PROBLEM DETAILS
Set down exactly the stretch of lines below that opens at the line containing "In an M/M/1 queue with lambda = 5" and continues through the last line of the entries, and nothing else.

──────── RECORDS TO USE

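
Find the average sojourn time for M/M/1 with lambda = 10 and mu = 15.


W = 1/(mu - lambda) = 1/(15 - 10) = 0.2 hours

0.2 hours


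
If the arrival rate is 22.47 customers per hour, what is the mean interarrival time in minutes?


Mean interarrival time = 60/lambda = 60/22.47 = 2.67 minutes

2.67 minutes


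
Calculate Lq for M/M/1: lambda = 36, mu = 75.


rho = 36/75; Lq = rho^2/(1-rho) = 0.44

0.44


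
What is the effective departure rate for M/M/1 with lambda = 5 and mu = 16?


For a stable queue (lambda < mu), throughput = lambda = 5 per hour

5 per hour


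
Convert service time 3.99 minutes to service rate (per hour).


mu = 60 / avg_service_time = 60 / 3.99 = 15.04 per hour

15.04 per hour


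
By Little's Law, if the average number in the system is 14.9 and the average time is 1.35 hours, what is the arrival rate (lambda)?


lambda = L / W = 14.9 / 1.35 = 11.04 per hour

11.04 per hour


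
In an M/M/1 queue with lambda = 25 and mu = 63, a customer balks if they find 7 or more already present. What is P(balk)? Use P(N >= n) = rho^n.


P(N >= 7) = rho^7 = (25/63)^7 = 0.0015

0.0015


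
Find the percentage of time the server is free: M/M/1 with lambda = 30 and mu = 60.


Idle fraction = (1 - rho) * 100 = (1 - 30/60) * 100 = 50.0%

50.0%


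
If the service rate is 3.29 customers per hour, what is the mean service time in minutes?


Mean service time = 60/mu = 60/3.29 = 18.24 minutes

18.24 minutes


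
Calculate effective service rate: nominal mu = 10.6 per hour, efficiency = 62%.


Effective rate = mu * efficiency = 10.6 * 0.62 = 6.57 per hour

6.57 per hour


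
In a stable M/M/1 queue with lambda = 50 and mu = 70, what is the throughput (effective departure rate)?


For a stable queue (lambda < mu), throughput = lambda = 50 per hour

50 per hour


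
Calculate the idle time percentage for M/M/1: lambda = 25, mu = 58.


Idle fraction = (1 - rho) * 100 = (1 - 25/58) * 100 = 56.9%

56.9%


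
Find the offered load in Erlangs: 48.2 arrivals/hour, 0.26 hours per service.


Offered load a = lambda * E[S] = 48.2 * 0.26 = 12.53 Erlangs

12.53 Erlangs


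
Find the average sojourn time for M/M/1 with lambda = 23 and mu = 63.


W = 1/(mu - lambda) = 1/(63 - 23) = 0.025 hours

0.025 hours


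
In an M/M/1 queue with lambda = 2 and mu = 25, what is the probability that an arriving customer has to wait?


P(wait) = rho = lambda/mu = 2/25 = 0.08

0.08


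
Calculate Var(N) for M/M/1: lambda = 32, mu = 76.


rho = 32/76; Var(N) = rho/(1-rho)^2 = 1.26

1.26


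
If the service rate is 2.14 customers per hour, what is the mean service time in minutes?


Mean service time = 60/mu = 60/2.14 = 28.04 minutes

28.04 minutes


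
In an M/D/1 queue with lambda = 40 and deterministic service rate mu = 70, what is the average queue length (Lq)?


M/D/1: Lq = rho^2 / (2*(1-rho)) where rho = 40/70; Lq = 0.38

0.38


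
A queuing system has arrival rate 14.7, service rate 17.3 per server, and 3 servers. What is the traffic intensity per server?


rho = lambda / (c * mu) = 14.7 / (3 * 17.3) = 0.2832

0.2832


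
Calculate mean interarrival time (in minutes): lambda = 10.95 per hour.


Mean interarrival time = 60/lambda = 60/10.95 = 5.48 minutes

5.48 minutes


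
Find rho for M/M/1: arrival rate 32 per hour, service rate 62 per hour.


rho = lambda/mu = 32/62 = 0.5161

0.5161


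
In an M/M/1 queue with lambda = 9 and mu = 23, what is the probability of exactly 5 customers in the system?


rho = 9/23; P(n) = (1-rho)*rho^n = (1-9/23)*(9/23)^5 = 0.0056

0.0056


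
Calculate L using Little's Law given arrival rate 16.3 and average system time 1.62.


L = lambda * W = 16.3 * 1.62 = 26.41

26.41


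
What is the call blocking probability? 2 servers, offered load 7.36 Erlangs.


B(N,A) = (A^N/N!) / sum(A^k/k!, k=0..N) with N=2, A=7.36 = 0.7641

0.7641


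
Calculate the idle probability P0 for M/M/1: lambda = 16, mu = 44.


P0 = 1 - rho = 1 - 16/44 = 0.6364

0.6364


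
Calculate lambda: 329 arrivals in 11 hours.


lambda = total arrivals / time = 329 / 11 = 29.91 per hour

29.91 per hour


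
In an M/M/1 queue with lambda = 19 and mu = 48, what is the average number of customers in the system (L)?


rho = 19/48; L = rho/(1-rho) = 0.66

0.66


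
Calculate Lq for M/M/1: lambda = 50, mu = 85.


rho = 50/85; Lq = rho^2/(1-rho) = 0.84

0.84


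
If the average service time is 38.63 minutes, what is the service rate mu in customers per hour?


mu = 60 / avg_service_time = 60 / 38.63 = 1.55 per hour

1.55 per hour


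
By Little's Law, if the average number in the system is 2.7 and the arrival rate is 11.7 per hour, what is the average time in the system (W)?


W = L / lambda = 2.7 / 11.7 = 0.2308 hours

0.2308 hours


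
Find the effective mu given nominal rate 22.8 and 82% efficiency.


Effective rate = mu * efficiency = 22.8 * 0.82 = 18.7 per hour

18.7 per hour


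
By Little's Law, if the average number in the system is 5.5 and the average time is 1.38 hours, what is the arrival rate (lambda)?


lambda = L / W = 5.5 / 1.38 = 3.99 per hour

3.99 per hour


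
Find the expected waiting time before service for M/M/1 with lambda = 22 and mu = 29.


rho = 22/29; Wq = rho/(mu - lambda) = 0.1084 hours

0.1084 hours


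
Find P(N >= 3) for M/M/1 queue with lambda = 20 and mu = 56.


P(N >= 3) = rho^3 = (20/56)^3 = 0.0456

0.0456


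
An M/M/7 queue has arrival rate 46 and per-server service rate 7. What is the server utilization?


rho = lambda/(c*mu) = 46/(7*7) = 0.9388

0.9388


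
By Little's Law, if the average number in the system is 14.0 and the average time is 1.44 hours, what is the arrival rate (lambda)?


lambda = L / W = 14.0 / 1.44 = 9.72 per hour

9.72 per hour


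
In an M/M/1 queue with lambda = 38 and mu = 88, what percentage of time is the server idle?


Idle fraction = (1 - rho) * 100 = (1 - 38/88) * 100 = 56.8%

56.8%


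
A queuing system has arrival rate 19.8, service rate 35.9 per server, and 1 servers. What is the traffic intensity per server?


rho = lambda / (c * mu) = 19.8 / (1 * 35.9) = 0.5515

0.5515


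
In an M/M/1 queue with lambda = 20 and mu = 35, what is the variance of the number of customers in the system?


rho = 20/35; Var(N) = rho/(1-rho)^2 = 3.11

3.11


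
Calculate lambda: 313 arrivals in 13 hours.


lambda = total arrivals / time = 313 / 13 = 24.08 per hour

24.08 per hour


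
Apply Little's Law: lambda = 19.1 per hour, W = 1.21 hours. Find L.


L = lambda * W = 19.1 * 1.21 = 23.11

23.11


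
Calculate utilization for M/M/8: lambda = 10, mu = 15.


rho = lambda/(c*mu) = 10/(8*15) = 0.0833

0.0833


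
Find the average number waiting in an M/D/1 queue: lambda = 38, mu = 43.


M/D/1: Lq = rho^2 / (2*(1-rho)) where rho = 38/43; Lq = 3.36

3.36


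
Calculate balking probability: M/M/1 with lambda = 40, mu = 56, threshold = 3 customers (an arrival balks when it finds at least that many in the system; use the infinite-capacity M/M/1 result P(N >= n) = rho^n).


P(N >= 3) = rho^3 = (40/56)^3 = 0.3644

0.3644


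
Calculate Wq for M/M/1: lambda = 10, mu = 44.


rho = 10/44; Wq = rho/(mu - lambda) = 0.0067 hours

0.0067 hours


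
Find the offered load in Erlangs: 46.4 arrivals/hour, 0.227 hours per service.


Offered load a = lambda * E[S] = 46.4 * 0.227 = 10.53 Erlangs

10.53 Erlangs


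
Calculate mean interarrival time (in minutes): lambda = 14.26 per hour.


Mean interarrival time = 60/lambda = 60/14.26 = 4.21 minutes

4.21 minutes


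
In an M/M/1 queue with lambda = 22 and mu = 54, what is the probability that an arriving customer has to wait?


P(wait) = rho = lambda/mu = 22/54 = 0.4074

0.4074


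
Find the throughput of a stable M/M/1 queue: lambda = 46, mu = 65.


For a stable queue (lambda < mu), throughput = lambda = 46 per hour

46 per hour


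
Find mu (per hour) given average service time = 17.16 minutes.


mu = 60 / avg_service_time = 60 / 17.16 = 3.5 per hour

3.5 per hour


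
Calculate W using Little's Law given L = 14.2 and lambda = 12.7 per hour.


W = L / lambda = 14.2 / 12.7 = 1.1181 hours

1.1181 hours


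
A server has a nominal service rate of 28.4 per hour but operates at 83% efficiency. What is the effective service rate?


Effective rate = mu * efficiency = 28.4 * 0.83 = 23.57 per hour

23.57 per hour


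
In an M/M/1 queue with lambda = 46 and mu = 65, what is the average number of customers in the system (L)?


rho = 46/65; L = rho/(1-rho) = 2.42

2.42


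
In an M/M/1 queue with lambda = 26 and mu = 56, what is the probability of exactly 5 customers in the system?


rho = 26/56; P(n) = (1-rho)*rho^n = (1-26/56)*(26/56)^5 = 0.0116

0.0116


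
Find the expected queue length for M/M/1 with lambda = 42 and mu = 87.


rho = 42/87; Lq = rho^2/(1-rho) = 0.45

0.45


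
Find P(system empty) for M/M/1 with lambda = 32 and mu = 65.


P0 = 1 - rho = 1 - 32/65 = 0.5077

0.5077


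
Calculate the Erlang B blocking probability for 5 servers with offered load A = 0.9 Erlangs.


B(N,A) = (A^N/N!) / sum(A^k/k!, k=0..N) with N=5, A=0.9 = 0.002

0.002


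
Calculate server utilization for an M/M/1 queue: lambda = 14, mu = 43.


rho = lambda/mu = 14/43 = 0.3256

0.3256


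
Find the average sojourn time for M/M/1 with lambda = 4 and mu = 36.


W = 1/(mu - lambda) = 1/(36 - 4) = 0.0313 hours

0.0313 hours


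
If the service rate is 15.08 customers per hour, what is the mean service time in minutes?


Mean service time = 60/mu = 60/15.08 = 3.98 minutes

3.98 minutes


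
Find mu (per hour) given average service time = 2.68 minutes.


mu = 60 / avg_service_time = 60 / 2.68 = 22.39 per hour

22.39 per hour


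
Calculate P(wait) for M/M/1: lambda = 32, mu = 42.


P(wait) = rho = lambda/mu = 32/42 = 0.7619

0.7619


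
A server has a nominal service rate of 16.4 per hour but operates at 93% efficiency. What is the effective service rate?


Effective rate = mu * efficiency = 16.4 * 0.93 = 15.25 per hour

15.25 per hour


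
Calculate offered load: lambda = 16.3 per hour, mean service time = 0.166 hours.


Offered load a = lambda * E[S] = 16.3 * 0.166 = 2.71 Erlangs

2.71 Erlangs


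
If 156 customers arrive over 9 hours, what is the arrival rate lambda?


lambda = total arrivals / time = 156 / 9 = 17.33 per hour

17.33 per hour


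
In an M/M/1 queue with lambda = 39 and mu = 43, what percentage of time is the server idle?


Idle fraction = (1 - rho) * 100 = (1 - 39/43) * 100 = 9.3%

9.3%


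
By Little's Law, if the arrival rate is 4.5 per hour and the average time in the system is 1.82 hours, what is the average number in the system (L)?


L = lambda * W = 4.5 * 1.82 = 8.19

8.19


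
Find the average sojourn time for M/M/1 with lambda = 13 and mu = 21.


W = 1/(mu - lambda) = 1/(21 - 13) = 0.125 hours

0.125 hours


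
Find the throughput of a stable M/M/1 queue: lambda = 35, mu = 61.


For a stable queue (lambda < mu), throughput = lambda = 35 per hour

35 per hour


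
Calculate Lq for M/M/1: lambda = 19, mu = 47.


rho = 19/47; Lq = rho^2/(1-rho) = 0.27

0.27


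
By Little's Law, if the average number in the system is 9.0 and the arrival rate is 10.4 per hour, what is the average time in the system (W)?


W = L / lambda = 9.0 / 10.4 = 0.8654 hours

0.8654 hours


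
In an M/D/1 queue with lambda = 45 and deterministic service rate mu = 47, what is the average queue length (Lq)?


M/D/1: Lq = rho^2 / (2*(1-rho)) where rho = 45/47; Lq = 10.77

10.77


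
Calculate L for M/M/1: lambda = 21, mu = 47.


rho = 21/47; L = rho/(1-rho) = 0.81

0.81


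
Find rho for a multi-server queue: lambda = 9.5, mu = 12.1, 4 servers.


rho = lambda / (c * mu) = 9.5 / (4 * 12.1) = 0.1963

0.1963


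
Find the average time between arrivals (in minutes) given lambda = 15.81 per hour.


Mean interarrival time = 60/lambda = 60/15.81 = 3.8 minutes

3.8 minutes


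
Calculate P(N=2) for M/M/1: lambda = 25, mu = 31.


rho = 25/31; P(n) = (1-rho)*rho^n = (1-25/31)*(25/31)^2 = 0.1259

0.1259


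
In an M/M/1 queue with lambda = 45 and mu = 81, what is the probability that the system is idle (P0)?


P0 = 1 - rho = 1 - 45/81 = 0.4444

0.4444


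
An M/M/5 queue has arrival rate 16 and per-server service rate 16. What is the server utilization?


rho = lambda/(c*mu) = 16/(5*16) = 0.2

0.2


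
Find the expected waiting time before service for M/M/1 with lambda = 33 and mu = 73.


rho = 33/73; Wq = rho/(mu - lambda) = 0.0113 hours

0.0113 hours


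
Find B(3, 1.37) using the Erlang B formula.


B(N,A) = (A^N/N!) / sum(A^k/k!, k=0..N) with N=3, A=1.37 = 0.1147

0.1147


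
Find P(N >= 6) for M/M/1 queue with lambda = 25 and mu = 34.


P(N >= 6) = rho^6 = (25/34)^6 = 0.158

0.158


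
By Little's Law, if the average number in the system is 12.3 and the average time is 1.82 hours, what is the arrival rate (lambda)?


lambda = L / W = 12.3 / 1.82 = 6.76 per hour

6.76 per hour


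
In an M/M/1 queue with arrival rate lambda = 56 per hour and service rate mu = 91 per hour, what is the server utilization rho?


rho = lambda/mu = 56/91 = 0.6154

0.6154


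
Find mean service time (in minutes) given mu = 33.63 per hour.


Mean service time = 60/mu = 60/33.63 = 1.78 minutes

1.78 minutes


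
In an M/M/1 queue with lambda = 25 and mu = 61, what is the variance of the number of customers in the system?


rho = 25/61; Var(N) = rho/(1-rho)^2 = 1.18

1.18


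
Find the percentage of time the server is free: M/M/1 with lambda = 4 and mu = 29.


Idle fraction = (1 - rho) * 100 = (1 - 4/29) * 100 = 86.2%

86.2%


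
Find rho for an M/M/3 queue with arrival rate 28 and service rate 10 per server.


rho = lambda/(c*mu) = 28/(3*10) = 0.9333

0.9333


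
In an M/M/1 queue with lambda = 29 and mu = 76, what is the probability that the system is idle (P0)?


P0 = 1 - rho = 1 - 29/76 = 0.6184

0.6184


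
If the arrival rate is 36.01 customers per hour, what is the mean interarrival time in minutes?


Mean interarrival time = 60/lambda = 60/36.01 = 1.67 minutes

1.67 minutes


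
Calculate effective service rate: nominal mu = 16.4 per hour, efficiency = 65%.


Effective rate = mu * efficiency = 16.4 * 0.65 = 10.66 per hour

10.66 per hour


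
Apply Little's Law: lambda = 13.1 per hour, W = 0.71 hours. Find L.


L = lambda * W = 13.1 * 0.71 = 9.3

9.3


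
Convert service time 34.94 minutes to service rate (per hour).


mu = 60 / avg_service_time = 60 / 34.94 = 1.72 per hour

1.72 per hour


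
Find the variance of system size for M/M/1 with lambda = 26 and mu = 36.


rho = 26/36; Var(N) = rho/(1-rho)^2 = 9.36

9.36


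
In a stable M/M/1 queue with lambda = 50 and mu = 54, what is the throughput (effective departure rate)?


For a stable queue (lambda < mu), throughput = lambda = 50 per hour

50 per hour


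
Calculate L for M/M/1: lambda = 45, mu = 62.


rho = 45/62; L = rho/(1-rho) = 2.65

2.65


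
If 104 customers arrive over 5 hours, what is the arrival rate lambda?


lambda = total arrivals / time = 104 / 5 = 20.8 per hour

20.8 per hour


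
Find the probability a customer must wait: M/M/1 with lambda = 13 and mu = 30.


P(wait) = rho = lambda/mu = 13/30 = 0.4333

0.4333


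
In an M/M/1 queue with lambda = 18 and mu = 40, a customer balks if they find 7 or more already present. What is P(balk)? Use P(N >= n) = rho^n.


P(N >= 7) = rho^7 = (18/40)^7 = 0.0037

0.0037


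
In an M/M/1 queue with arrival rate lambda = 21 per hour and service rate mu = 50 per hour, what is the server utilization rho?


rho = lambda/mu = 21/50 = 0.42

0.42


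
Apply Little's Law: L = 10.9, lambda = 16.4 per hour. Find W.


W = L / lambda = 10.9 / 16.4 = 0.6646 hours

0.6646 hours


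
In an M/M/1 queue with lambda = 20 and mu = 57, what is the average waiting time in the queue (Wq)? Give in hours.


rho = 20/57; Wq = rho/(mu - lambda) = 0.0095 hours

0.0095 hours


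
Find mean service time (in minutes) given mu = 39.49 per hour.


Mean service time = 60/mu = 60/39.49 = 1.52 minutes

1.52 minutes


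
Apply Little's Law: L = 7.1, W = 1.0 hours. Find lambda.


lambda = L / W = 7.1 / 1.0 = 7.1 per hour

7.1 per hour


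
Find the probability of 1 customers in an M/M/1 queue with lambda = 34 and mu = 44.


rho = 34/44; P(n) = (1-rho)*rho^n = (1-34/44)*(34/44)^1 = 0.1756

0.1756


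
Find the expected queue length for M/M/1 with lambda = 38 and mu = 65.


rho = 38/65; Lq = rho^2/(1-rho) = 0.82

0.82


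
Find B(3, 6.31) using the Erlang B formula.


B(N,A) = (A^N/N!) / sum(A^k/k!, k=0..N) with N=3, A=6.31 = 0.6061

0.6061


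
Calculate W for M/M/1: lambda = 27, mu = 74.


W = 1/(mu - lambda) = 1/(74 - 27) = 0.0213 hours

0.0213 hours


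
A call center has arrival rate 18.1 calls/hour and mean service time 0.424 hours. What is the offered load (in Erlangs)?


Offered load a = lambda * E[S] = 18.1 * 0.424 = 7.67 Erlangs

7.67 Erlangs


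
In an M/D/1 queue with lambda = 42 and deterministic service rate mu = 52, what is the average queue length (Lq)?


M/D/1: Lq = rho^2 / (2*(1-rho)) where rho = 42/52; Lq = 1.7

1.7


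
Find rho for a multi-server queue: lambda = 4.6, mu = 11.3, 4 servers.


rho = lambda / (c * mu) = 4.6 / (4 * 11.3) = 0.1018

0.1018


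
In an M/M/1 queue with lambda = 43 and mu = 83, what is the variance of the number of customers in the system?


rho = 43/83; Var(N) = rho/(1-rho)^2 = 2.23

2.23


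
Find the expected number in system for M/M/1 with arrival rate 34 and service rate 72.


rho = 34/72; L = rho/(1-rho) = 0.89

0.89


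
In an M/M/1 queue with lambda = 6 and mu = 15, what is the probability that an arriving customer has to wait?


P(wait) = rho = lambda/mu = 6/15 = 0.4

0.4


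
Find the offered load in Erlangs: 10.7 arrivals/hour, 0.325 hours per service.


Offered load a = lambda * E[S] = 10.7 * 0.325 = 3.48 Erlangs

3.48 Erlangs


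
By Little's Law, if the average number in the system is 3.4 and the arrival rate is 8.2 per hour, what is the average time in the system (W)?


W = L / lambda = 3.4 / 8.2 = 0.4146 hours

0.4146 hours


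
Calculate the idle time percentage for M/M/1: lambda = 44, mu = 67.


Idle fraction = (1 - rho) * 100 = (1 - 44/67) * 100 = 34.3%

34.3%


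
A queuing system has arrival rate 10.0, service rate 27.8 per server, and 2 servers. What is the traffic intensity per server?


rho = lambda / (c * mu) = 10.0 / (2 * 27.8) = 0.1799

0.1799


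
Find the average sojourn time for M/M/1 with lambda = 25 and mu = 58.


W = 1/(mu - lambda) = 1/(58 - 25) = 0.0303 hours

0.0303 hours


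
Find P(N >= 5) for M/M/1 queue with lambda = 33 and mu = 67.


P(N >= 5) = rho^5 = (33/67)^5 = 0.029

0.029


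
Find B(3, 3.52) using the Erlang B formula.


B(N,A) = (A^N/N!) / sum(A^k/k!, k=0..N) with N=3, A=3.52 = 0.4042

0.4042


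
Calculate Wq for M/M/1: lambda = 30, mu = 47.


rho = 30/47; Wq = rho/(mu - lambda) = 0.0375 hours

0.0375 hours


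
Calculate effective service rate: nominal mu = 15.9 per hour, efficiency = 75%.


Effective rate = mu * efficiency = 15.9 * 0.75 = 11.93 per hour

11.93 per hour


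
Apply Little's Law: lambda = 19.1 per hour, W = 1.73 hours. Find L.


L = lambda * W = 19.1 * 1.73 = 33.04

33.04


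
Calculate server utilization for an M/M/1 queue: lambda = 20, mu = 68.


rho = lambda/mu = 20/68 = 0.2941

0.2941


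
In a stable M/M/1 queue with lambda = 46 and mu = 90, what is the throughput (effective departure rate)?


For a stable queue (lambda < mu), throughput = lambda = 46 per hour

46 per hour


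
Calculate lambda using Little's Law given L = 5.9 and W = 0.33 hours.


lambda = L / W = 5.9 / 0.33 = 17.88 per hour

17.88 per hour


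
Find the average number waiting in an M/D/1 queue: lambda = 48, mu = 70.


M/D/1: Lq = rho^2 / (2*(1-rho)) where rho = 48/70; Lq = 0.75

0.75


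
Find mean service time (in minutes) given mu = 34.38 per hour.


Mean service time = 60/mu = 60/34.38 = 1.75 minutes

1.75 minutes


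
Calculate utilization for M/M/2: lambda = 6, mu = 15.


rho = lambda/(c*mu) = 6/(2*15) = 0.2

0.2


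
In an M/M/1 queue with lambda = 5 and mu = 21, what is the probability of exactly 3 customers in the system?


rho = 5/21; P(n) = (1-rho)*rho^n = (1-5/21)*(5/21)^3 = 0.0103

0.0103


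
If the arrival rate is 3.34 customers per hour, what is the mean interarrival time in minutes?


Mean interarrival time = 60/lambda = 60/3.34 = 17.96 minutes

17.96 minutes


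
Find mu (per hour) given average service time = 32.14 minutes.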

────────────────

OUTPUT OF THE TASK
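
In an M/M/1 queue with lambda = 5 and mu = 21, what is the probability of exactly 3 customers in the system?


rho = 5/21; P(n) = (1-rho)*rho^n = (1-5/21)*(5/21)^3 = 0.0103

0.0103


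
If the arrival rate is 3.34 customers per hour, what is the mean interarrival time in minutes?


Mean interarrival time = 60/lambda = 60/3.34 = 17.96 minutes

17.96 minutes


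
Find mu (per hour) given average service time = 32.14 minutes.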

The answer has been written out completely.